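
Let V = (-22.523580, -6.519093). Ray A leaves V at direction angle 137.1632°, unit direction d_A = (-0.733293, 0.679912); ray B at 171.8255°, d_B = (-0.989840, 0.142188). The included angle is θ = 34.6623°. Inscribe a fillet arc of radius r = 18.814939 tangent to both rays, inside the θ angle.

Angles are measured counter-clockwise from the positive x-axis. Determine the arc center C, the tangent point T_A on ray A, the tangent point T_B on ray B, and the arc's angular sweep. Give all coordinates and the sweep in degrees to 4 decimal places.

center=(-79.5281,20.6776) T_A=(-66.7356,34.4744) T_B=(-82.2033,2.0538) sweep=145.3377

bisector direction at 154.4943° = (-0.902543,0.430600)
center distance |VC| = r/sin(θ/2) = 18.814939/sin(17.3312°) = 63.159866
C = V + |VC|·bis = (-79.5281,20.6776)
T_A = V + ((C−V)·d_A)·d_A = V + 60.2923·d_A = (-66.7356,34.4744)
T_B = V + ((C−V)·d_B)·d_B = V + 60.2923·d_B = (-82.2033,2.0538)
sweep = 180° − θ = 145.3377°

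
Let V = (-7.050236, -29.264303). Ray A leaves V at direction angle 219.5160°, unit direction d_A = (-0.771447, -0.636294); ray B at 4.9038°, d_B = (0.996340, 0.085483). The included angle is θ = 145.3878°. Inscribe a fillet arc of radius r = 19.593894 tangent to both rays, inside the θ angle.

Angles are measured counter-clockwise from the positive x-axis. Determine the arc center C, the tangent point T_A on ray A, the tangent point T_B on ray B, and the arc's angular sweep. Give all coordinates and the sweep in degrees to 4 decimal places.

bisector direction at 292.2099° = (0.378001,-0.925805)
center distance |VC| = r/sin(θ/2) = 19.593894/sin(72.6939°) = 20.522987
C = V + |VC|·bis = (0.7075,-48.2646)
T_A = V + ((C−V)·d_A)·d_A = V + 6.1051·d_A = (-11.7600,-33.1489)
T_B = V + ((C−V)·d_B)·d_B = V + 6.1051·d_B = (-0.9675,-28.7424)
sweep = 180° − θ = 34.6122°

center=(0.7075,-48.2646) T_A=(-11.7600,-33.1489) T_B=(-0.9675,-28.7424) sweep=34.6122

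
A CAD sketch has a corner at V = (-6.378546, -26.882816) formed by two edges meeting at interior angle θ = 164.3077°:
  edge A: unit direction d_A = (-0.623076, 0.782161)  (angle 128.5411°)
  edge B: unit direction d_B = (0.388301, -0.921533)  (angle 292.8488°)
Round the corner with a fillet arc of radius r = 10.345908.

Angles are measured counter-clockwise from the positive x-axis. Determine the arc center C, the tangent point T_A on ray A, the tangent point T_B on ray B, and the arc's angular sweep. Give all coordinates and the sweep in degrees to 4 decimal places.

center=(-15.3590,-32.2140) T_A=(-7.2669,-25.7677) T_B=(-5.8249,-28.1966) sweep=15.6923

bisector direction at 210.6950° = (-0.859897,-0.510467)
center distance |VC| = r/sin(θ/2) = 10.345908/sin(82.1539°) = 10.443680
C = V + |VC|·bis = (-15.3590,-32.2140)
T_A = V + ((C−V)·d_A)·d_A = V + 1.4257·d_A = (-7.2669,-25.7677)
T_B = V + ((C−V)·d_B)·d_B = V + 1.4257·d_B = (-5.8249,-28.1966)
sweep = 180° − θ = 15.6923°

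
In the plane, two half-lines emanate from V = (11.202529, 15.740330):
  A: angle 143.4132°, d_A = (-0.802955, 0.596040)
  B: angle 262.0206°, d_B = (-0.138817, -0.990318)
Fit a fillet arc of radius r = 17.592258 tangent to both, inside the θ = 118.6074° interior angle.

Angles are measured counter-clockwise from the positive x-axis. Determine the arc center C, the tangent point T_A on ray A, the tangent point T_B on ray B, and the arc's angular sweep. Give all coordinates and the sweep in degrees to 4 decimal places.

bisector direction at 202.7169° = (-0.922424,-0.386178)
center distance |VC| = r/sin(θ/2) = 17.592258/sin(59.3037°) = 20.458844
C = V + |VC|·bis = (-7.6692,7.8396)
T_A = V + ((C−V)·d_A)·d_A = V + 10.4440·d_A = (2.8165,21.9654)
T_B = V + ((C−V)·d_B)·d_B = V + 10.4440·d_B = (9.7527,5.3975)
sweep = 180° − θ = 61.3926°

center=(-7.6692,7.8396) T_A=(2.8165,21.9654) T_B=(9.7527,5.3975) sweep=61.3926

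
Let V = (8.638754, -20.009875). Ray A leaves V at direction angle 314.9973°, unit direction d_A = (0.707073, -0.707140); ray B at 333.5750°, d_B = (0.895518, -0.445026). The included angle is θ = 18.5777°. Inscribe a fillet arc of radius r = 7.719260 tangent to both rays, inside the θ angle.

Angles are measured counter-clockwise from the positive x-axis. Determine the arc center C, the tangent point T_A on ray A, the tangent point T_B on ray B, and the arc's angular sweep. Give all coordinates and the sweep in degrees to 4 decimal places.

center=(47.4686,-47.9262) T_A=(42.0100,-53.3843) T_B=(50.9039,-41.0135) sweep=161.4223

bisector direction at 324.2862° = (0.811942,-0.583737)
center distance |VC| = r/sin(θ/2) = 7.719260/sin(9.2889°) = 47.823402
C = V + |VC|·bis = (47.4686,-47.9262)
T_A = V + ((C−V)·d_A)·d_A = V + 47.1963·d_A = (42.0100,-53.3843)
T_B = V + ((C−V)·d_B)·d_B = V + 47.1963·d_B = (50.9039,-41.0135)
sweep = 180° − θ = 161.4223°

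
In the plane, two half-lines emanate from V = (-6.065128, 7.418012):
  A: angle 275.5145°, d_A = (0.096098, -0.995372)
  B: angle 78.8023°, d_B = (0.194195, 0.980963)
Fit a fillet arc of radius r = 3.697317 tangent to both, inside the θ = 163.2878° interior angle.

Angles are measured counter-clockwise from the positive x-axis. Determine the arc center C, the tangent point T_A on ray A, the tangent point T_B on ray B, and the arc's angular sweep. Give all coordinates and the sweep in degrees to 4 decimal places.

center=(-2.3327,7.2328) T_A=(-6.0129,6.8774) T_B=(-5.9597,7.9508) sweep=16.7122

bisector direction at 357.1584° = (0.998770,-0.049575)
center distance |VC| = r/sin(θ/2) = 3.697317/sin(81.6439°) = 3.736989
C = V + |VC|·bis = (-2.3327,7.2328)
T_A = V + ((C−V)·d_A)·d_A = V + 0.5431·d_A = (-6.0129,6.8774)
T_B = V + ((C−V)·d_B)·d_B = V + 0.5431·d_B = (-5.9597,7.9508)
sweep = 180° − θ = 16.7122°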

- Task requirements -
Give back, exactly as written, the stretch from the line with "B: angle 78.8023°, d_B" through the line with "Fit a fillet arc of radius r = 3.697317", and no other lines from the records above.

- Exercise answer -
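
  B: angle 78.8023°, d_B = (0.194195, 0.980963)
Fit a fillet arc of radius r = 3.697317 tangent to both, inside the θ = 163.2878° interior angle.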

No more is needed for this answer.